─── Records provided
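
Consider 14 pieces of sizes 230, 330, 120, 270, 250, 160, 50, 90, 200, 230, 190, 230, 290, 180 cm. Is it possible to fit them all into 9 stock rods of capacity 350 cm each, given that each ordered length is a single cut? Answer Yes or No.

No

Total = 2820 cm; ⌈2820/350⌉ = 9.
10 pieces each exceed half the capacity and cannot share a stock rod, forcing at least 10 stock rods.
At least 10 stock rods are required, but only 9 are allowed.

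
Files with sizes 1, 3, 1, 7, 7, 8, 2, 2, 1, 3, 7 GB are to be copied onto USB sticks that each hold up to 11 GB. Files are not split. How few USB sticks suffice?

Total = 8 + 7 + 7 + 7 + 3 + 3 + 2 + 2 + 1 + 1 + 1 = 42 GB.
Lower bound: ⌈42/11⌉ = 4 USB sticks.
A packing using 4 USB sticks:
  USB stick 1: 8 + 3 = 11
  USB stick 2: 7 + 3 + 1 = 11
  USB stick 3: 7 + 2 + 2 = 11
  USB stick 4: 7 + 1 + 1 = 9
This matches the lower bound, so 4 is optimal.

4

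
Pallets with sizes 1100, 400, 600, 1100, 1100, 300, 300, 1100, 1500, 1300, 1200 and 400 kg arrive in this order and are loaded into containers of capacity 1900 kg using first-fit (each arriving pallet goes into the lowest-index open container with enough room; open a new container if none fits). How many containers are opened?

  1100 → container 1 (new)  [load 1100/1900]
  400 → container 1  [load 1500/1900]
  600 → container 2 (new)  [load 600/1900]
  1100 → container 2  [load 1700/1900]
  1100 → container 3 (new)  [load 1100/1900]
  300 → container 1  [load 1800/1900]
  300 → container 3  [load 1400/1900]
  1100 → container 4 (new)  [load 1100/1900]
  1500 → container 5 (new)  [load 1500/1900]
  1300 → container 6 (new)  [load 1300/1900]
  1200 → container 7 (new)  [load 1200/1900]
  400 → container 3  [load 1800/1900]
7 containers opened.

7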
──────
● **Work to complete**
With the line containing "Pallets with sizes" as the start and the last line of the entries as the end, print that whole span exactly.

● **Answer to the problem**
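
Pallets with sizes 1100, 400, 600, 1100, 1100, 300, 300, 1100, 1500, 1300, 1200 and 400 kg arrive in this order and are loaded into containers of capacity 1900 kg using first-fit (each arriving pallet goes into the lowest-index open container with enough room; open a new container if none fits). How many containers are opened?

  1100 → container 1 (new)  [load 1100/1900]
  400 → container 1  [load 1500/1900]
  600 → container 2 (new)  [load 600/1900]
  1100 → container 2  [load 1700/1900]
  1100 → container 3 (new)  [load 1100/1900]
  300 → container 1  [load 1800/1900]
  300 → container 3  [load 1400/1900]
  1100 → container 4 (new)  [load 1100/1900]
  1500 → container 5 (new)  [load 1500/1900]
  1300 → container 6 (new)  [load 1300/1900]
  1200 → container 7 (new)  [load 1200/1900]
  400 → container 3  [load 1800/1900]
7 containers opened.

7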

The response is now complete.